-- Data in this exercise follows --

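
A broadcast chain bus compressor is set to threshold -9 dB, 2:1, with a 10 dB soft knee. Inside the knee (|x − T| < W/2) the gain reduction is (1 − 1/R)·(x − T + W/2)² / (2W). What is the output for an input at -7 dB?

x − T + W/2 = -7 − (-9) + 5 = 7.
GR = (1 − 1/2) × 7² / 20 = 0.5 × 49 / 20 = 1.225 dB.
Output = -7 − 1.225 = -8.225 dB.

-8.225 dB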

-- Data in this exercise concluded --

Exercise instructions: Reproduce the data exactly. All of it is needed.

Answer to this exercise:
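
A broadcast chain bus compressor is set to threshold -9 dB, 2:1, with a 10 dB soft knee. Inside the knee (|x − T| < W/2) the gain reduction is (1 − 1/R)·(x − T + W/2)² / (2W). What is the output for an input at -7 dB?

x − T + W/2 = -7 − (-9) + 5 = 7.
GR = (1 − 1/2) × 7² / 20 = 0.5 × 49 / 20 = 1.225 dB.
Output = -7 − 1.225 = -8.225 dB.

-8.225 dB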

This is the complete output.